Segment Start: The records
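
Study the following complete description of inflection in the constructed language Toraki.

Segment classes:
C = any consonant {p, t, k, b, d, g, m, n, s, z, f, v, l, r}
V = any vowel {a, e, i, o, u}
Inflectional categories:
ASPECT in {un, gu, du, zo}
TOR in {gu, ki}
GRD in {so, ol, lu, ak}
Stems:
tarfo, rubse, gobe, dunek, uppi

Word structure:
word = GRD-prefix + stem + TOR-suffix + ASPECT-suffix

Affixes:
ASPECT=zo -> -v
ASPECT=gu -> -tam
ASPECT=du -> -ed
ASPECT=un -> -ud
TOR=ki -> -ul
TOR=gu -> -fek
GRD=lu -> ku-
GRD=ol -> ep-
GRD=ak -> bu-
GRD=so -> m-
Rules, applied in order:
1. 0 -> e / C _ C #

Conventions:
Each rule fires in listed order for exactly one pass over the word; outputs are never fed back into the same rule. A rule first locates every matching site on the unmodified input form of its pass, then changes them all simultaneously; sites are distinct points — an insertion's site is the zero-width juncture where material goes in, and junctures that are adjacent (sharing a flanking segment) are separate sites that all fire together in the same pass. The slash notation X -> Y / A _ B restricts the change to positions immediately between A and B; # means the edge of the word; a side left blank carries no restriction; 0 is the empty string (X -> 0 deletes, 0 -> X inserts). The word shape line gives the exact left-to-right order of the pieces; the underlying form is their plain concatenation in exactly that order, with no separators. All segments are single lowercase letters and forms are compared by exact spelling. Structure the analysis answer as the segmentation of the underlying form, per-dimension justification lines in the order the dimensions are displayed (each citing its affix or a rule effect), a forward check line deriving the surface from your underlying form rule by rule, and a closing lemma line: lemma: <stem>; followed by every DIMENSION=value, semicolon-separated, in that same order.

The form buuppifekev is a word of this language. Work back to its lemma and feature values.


underlying: bu-uppi-fek-v
ASPECT=zo - signalled by the affix -v
TOR=gu - signalled by the affix -fek
GRD=ak - signalled by the affix bu-
check: buuppifekv -> buuppifekev
lemma: uppi; ASPECT=zo; TOR=gu; GRD=ak


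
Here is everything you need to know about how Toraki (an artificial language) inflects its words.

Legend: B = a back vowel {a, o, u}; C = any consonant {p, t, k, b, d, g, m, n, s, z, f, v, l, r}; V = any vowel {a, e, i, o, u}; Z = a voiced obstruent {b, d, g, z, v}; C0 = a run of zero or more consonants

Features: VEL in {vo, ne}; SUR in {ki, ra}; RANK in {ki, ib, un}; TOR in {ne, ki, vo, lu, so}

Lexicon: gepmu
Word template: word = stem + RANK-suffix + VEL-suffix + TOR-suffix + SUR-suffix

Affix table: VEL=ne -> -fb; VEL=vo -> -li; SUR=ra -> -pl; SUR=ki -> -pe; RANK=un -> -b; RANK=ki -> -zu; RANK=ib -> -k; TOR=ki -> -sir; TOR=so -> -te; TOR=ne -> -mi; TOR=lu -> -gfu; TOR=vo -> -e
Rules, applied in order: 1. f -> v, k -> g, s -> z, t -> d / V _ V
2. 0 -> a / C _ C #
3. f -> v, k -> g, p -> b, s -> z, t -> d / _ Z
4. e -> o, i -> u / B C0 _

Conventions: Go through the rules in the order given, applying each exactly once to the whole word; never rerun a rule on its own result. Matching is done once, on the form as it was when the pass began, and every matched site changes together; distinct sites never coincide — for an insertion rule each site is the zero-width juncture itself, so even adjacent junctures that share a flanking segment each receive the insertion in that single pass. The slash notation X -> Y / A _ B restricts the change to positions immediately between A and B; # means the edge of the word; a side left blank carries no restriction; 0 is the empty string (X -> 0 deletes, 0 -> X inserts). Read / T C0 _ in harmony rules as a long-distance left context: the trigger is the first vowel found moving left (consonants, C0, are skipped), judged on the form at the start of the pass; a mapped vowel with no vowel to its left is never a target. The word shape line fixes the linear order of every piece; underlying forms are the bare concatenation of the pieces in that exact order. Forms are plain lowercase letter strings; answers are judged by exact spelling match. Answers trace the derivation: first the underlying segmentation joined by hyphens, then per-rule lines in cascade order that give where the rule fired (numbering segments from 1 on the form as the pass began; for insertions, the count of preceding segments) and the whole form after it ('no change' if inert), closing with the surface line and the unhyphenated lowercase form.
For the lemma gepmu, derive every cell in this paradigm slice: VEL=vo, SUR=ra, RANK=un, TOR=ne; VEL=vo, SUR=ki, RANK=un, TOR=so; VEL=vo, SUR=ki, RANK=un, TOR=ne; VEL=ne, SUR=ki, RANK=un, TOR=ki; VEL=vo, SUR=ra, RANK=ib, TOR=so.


cell VEL=vo, SUR=ra, RANK=un, TOR=ne:
underlying: gepmu-b-li-mi-pl
1. f -> v, k -> g, s -> z, t -> d / V _ V: no change
2. 0 -> a / C _ C #: inserts after position(s) 11: gepmublimipal
3. f -> v, k -> g, p -> b, s -> z, t -> d / _ Z: no change
4. e -> o, i -> u / B C0 _: fires at position(s) 8: gepmublumipal
surface: gepmublumipal

cell VEL=vo, SUR=ki, RANK=un, TOR=so:
underlying: gepmu-b-li-te-pe
1. f -> v, k -> g, s -> z, t -> d / V _ V: fires at position(s) 9: gepmublidepe
2. 0 -> a / C _ C #: no change
3. f -> v, k -> g, p -> b, s -> z, t -> d / _ Z: no change
4. e -> o, i -> u / B C0 _: fires at position(s) 8: gepmubludepe
surface: gepmubludepe

cell VEL=vo, SUR=ki, RANK=un, TOR=ne:
underlying: gepmu-b-li-mi-pe
1. f -> v, k -> g, s -> z, t -> d / V _ V: no change
2. 0 -> a / C _ C #: no change
3. f -> v, k -> g, p -> b, s -> z, t -> d / _ Z: no change
4. e -> o, i -> u / B C0 _: fires at position(s) 8: gepmublumipe
surface: gepmublumipe

cell VEL=ne, SUR=ki, RANK=un, TOR=ki:
underlying: gepmu-b-fb-sir-pe
1. f -> v, k -> g, s -> z, t -> d / V _ V: no change
2. 0 -> a / C _ C #: no change
3. f -> v, k -> g, p -> b, s -> z, t -> d / _ Z: fires at position(s) 7: gepmubvbsirpe
4. e -> o, i -> u / B C0 _: fires at position(s) 10: gepmubvbsurpe
surface: gepmubvbsurpe

cell VEL=vo, SUR=ra, RANK=ib, TOR=so:
underlying: gepmu-k-li-te-pl
1. f -> v, k -> g, s -> z, t -> d / V _ V: fires at position(s) 9: gepmuklidepl
2. 0 -> a / C _ C #: inserts after position(s) 11: gepmuklidepal
3. f -> v, k -> g, p -> b, s -> z, t -> d / _ Z: no change
4. e -> o, i -> u / B C0 _: fires at position(s) 8: gepmukludepal
surface: gepmukludepal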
Segment End: The records
#### Task brief:
Your answer should be the data above, retyped exactly.

#### Response to the exercise:
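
Study the following complete description of inflection in the constructed language Toraki.

Segment classes:
C = any consonant {p, t, k, b, d, g, m, n, s, z, f, v, l, r}
V = any vowel {a, e, i, o, u}
Inflectional categories:
ASPECT in {un, gu, du, zo}
TOR in {gu, ki}
GRD in {so, ol, lu, ak}
Stems:
tarfo, rubse, gobe, dunek, uppi

Word structure:
word = GRD-prefix + stem + TOR-suffix + ASPECT-suffix

Affixes:
ASPECT=zo -> -v
ASPECT=gu -> -tam
ASPECT=du -> -ed
ASPECT=un -> -ud
TOR=ki -> -ul
TOR=gu -> -fek
GRD=lu -> ku-
GRD=ol -> ep-
GRD=ak -> bu-
GRD=so -> m-
Rules, applied in order:
1. 0 -> e / C _ C #

Conventions:
Each rule fires in listed order for exactly one pass over the word; outputs are never fed back into the same rule. A rule first locates every matching site on the unmodified input form of its pass, then changes them all simultaneously; sites are distinct points — an insertion's site is the zero-width juncture where material goes in, and junctures that are adjacent (sharing a flanking segment) are separate sites that all fire together in the same pass. The slash notation X -> Y / A _ B restricts the change to positions immediately between A and B; # means the edge of the word; a side left blank carries no restriction; 0 is the empty string (X -> 0 deletes, 0 -> X inserts). The word shape line gives the exact left-to-right order of the pieces; the underlying form is their plain concatenation in exactly that order, with no separators. All segments are single lowercase letters and forms are compared by exact spelling. Structure the analysis answer as the segmentation of the underlying form, per-dimension justification lines in the order the dimensions are displayed (each citing its affix or a rule effect), a forward check line deriving the surface from your underlying form rule by rule, and a closing lemma line: lemma: <stem>; followed by every DIMENSION=value, semicolon-separated, in that same order.

The form buuppifekev is a word of this language. Work back to its lemma and feature values.


underlying: bu-uppi-fek-v
ASPECT=zo - signalled by the affix -v
TOR=gu - signalled by the affix -fek
GRD=ak - signalled by the affix bu-
check: buuppifekv -> buuppifekev
lemma: uppi; ASPECT=zo; TOR=gu; GRD=ak


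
Here is everything you need to know about how Toraki (an artificial language) inflects its words.

Legend: B = a back vowel {a, o, u}; C = any consonant {p, t, k, b, d, g, m, n, s, z, f, v, l, r}; V = any vowel {a, e, i, o, u}; Z = a voiced obstruent {b, d, g, z, v}; C0 = a run of zero or more consonants

Features: VEL in {vo, ne}; SUR in {ki, ra}; RANK in {ki, ib, un}; TOR in {ne, ki, vo, lu, so}

Lexicon: gepmu
Word template: word = stem + RANK-suffix + VEL-suffix + TOR-suffix + SUR-suffix

Affix table: VEL=ne -> -fb; VEL=vo -> -li; SUR=ra -> -pl; SUR=ki -> -pe; RANK=un -> -b; RANK=ki -> -zu; RANK=ib -> -k; TOR=ki -> -sir; TOR=so -> -te; TOR=ne -> -mi; TOR=lu -> -gfu; TOR=vo -> -e
Rules, applied in order: 1. f -> v, k -> g, s -> z, t -> d / V _ V
2. 0 -> a / C _ C #
3. f -> v, k -> g, p -> b, s -> z, t -> d / _ Z
4. e -> o, i -> u / B C0 _

Conventions: Go through the rules in the order given, applying each exactly once to the whole word; never rerun a rule on its own result. Matching is done once, on the form as it was when the pass began, and every matched site changes together; distinct sites never coincide — for an insertion rule each site is the zero-width juncture itself, so even adjacent junctures that share a flanking segment each receive the insertion in that single pass. The slash notation X -> Y / A _ B restricts the change to positions immediately between A and B; # means the edge of the word; a side left blank carries no restriction; 0 is the empty string (X -> 0 deletes, 0 -> X inserts). Read / T C0 _ in harmony rules as a long-distance left context: the trigger is the first vowel found moving left (consonants, C0, are skipped), judged on the form at the start of the pass; a mapped vowel with no vowel to its left is never a target. The word shape line fixes the linear order of every piece; underlying forms are the bare concatenation of the pieces in that exact order. Forms are plain lowercase letter strings; answers are judged by exact spelling match. Answers trace the derivation: first the underlying segmentation joined by hyphens, then per-rule lines in cascade order that give where the rule fired (numbering segments from 1 on the form as the pass began; for insertions, the count of preceding segments) and the whole form after it ('no change' if inert), closing with the surface line and the unhyphenated lowercase form.
For the lemma gepmu, derive every cell in this paradigm slice: VEL=vo, SUR=ra, RANK=un, TOR=ne; VEL=vo, SUR=ki, RANK=un, TOR=so; VEL=vo, SUR=ki, RANK=un, TOR=ne; VEL=ne, SUR=ki, RANK=un, TOR=ki; VEL=vo, SUR=ra, RANK=ib, TOR=so.


cell VEL=vo, SUR=ra, RANK=un, TOR=ne:
underlying: gepmu-b-li-mi-pl
1. f -> v, k -> g, s -> z, t -> d / V _ V: no change
2. 0 -> a / C _ C #: inserts after position(s) 11: gepmublimipal
3. f -> v, k -> g, p -> b, s -> z, t -> d / _ Z: no change
4. e -> o, i -> u / B C0 _: fires at position(s) 8: gepmublumipal
surface: gepmublumipal

cell VEL=vo, SUR=ki, RANK=un, TOR=so:
underlying: gepmu-b-li-te-pe
1. f -> v, k -> g, s -> z, t -> d / V _ V: fires at position(s) 9: gepmublidepe
2. 0 -> a / C _ C #: no change
3. f -> v, k -> g, p -> b, s -> z, t -> d / _ Z: no change
4. e -> o, i -> u / B C0 _: fires at position(s) 8: gepmubludepe
surface: gepmubludepe

cell VEL=vo, SUR=ki, RANK=un, TOR=ne:
underlying: gepmu-b-li-mi-pe
1. f -> v, k -> g, s -> z, t -> d / V _ V: no change
2. 0 -> a / C _ C #: no change
3. f -> v, k -> g, p -> b, s -> z, t -> d / _ Z: no change
4. e -> o, i -> u / B C0 _: fires at position(s) 8: gepmublumipe
surface: gepmublumipe

cell VEL=ne, SUR=ki, RANK=un, TOR=ki:
underlying: gepmu-b-fb-sir-pe
1. f -> v, k -> g, s -> z, t -> d / V _ V: no change
2. 0 -> a / C _ C #: no change
3. f -> v, k -> g, p -> b, s -> z, t -> d / _ Z: fires at position(s) 7: gepmubvbsirpe
4. e -> o, i -> u / B C0 _: fires at position(s) 10: gepmubvbsurpe
surface: gepmubvbsurpe

cell VEL=vo, SUR=ra, RANK=ib, TOR=so:
underlying: gepmu-k-li-te-pl
1. f -> v, k -> g, s -> z, t -> d / V _ V: fires at position(s) 9: gepmuklidepl
2. 0 -> a / C _ C #: inserts after position(s) 11: gepmuklidepal
3. f -> v, k -> g, p -> b, s -> z, t -> d / _ Z: no change
4. e -> o, i -> u / B C0 _: fires at position(s) 8: gepmukludepal
surface: gepmukludepal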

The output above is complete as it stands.